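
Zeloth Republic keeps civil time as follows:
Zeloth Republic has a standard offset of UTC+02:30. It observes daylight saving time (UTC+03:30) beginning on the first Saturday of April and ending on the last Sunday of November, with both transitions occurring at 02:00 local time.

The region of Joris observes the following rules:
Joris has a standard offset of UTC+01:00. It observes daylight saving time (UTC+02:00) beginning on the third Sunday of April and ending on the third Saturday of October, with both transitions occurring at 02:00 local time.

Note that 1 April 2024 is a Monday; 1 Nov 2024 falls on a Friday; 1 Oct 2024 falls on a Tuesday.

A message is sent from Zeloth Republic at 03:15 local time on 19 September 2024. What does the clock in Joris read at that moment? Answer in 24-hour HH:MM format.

01:45

1 April 2024 is a Monday, so the first Saturday is April 6.
1 November 2024 is a Friday, so Sundays fall on 3, 10, 17, 24; the last is November 24.
19 September 2024 falls between 6 April and 24 November, so daylight saving is in effect and Zeloth Republic is at UTC+03:30.
03:15 Zeloth Republic − 3h30m = 23:45 UTC (rolling into the previous day, 18 September 2024).
1 April 2024 is a Monday, so the first Sunday is April 7 and the third is April 21.
1 October 2024 is a Tuesday, so the first Saturday is October 5 and the third is October 19.
At the standard offset (UTC+01:00), 23:45 UTC + 1h = 00:45 Joris standard time (rolling into the next day, 19 September 2024).
Daylight saving runs 21 April – 19 October; the standard-time date in Joris, 19 September 2024, is inside that window, so Joris is at UTC+02:00.
23:45 UTC + 2h = 01:45 Joris (rolling into the next day, 19 September 2024).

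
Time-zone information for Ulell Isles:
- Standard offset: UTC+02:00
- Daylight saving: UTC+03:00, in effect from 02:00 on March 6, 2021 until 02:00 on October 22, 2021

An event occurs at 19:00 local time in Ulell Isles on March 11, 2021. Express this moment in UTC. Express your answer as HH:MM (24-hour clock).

Daylight saving runs 6 March – 22 October; March 11, 2021 is inside that window, so Ulell Isles is at UTC+03:00.
19:00 local − 3h = 16:00 UTC.

16:00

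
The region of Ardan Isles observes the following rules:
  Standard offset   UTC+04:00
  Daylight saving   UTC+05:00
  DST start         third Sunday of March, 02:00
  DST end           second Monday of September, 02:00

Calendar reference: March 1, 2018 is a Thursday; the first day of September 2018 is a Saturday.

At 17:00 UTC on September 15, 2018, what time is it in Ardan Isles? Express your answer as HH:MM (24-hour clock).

1 March 2018 is a Thursday, so the first Sunday is March 4 and the third is March 18.
1 September 2018 is a Saturday, so the first Monday is September 3 and the second is September 10.
At the standard offset (UTC+04:00), 17:00 UTC + 4h = 21:00 Ardan Isles standard time.
The standard-time date in Ardan Isles, September 15, 2018, is outside the daylight-saving period (18 March – 10 September), so Ardan Isles is on standard time, UTC+04:00.
17:00 UTC + 4h = 21:00 local.

21:00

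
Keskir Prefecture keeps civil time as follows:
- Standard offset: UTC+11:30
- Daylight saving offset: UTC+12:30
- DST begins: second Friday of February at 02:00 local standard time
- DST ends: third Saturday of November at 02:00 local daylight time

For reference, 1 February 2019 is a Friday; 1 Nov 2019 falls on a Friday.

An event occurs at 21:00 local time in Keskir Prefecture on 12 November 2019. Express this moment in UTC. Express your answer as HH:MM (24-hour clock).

1 February 2019 is a Friday, so the first Friday is February 1 and the second is February 8.
1 November 2019 is a Friday, so the first Saturday is November 2 and the third is November 16.
12 November 2019 lies within the daylight-saving period (8 February – 16 November), so Keskir Prefecture is on daylight time, UTC+12:30.
21:00 local − 12h30m = 08:30 UTC.

08:30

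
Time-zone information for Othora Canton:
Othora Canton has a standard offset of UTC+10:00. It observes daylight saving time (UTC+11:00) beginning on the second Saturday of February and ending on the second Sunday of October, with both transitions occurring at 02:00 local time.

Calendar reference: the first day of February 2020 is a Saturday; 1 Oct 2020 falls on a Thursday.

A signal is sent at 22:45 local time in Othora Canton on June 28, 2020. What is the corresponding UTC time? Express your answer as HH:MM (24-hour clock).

1 February 2020 is a Saturday, so the first Saturday is February 1 and the second is February 8.
1 October 2020 is a Thursday, so the first Sunday is October 4 and the second is October 11.
June 28, 2020 falls between 8 February and 11 October, so daylight saving is in effect and Othora Canton is at UTC+11:00.
22:45 local − 11h = 11:45 UTC.

11:45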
■ ■ ■ ■ ■
## TASK INSTRUCTIONS
Will you return exactly the lines above from the one with "of September, 02:00" down to the one with "- DST ends: third", counting both as part of the range?

## WRITTEN RESPONSE
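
  DST end           second Monday of September, 02:00

Calendar reference: March 1, 2018 is a Thursday; the first day of September 2018 is a Saturday.

At 17:00 UTC on September 15, 2018, what time is it in Ardan Isles? Express your answer as HH:MM (24-hour clock).

1 March 2018 is a Thursday, so the first Sunday is March 4 and the third is March 18.
1 September 2018 is a Saturday, so the first Monday is September 3 and the second is September 10.
At the standard offset (UTC+04:00), 17:00 UTC + 4h = 21:00 Ardan Isles standard time.
The standard-time date in Ardan Isles, September 15, 2018, is outside the daylight-saving period (18 March – 10 September), so Ardan Isles is on standard time, UTC+04:00.
17:00 UTC + 4h = 21:00 local.

21:00

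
Keskir Prefecture keeps civil time as follows:
- Standard offset: UTC+11:30
- Daylight saving offset: UTC+12:30
- DST begins: second Friday of February at 02:00 local standard time
- DST ends: third Saturday of November at 02:00 local daylight time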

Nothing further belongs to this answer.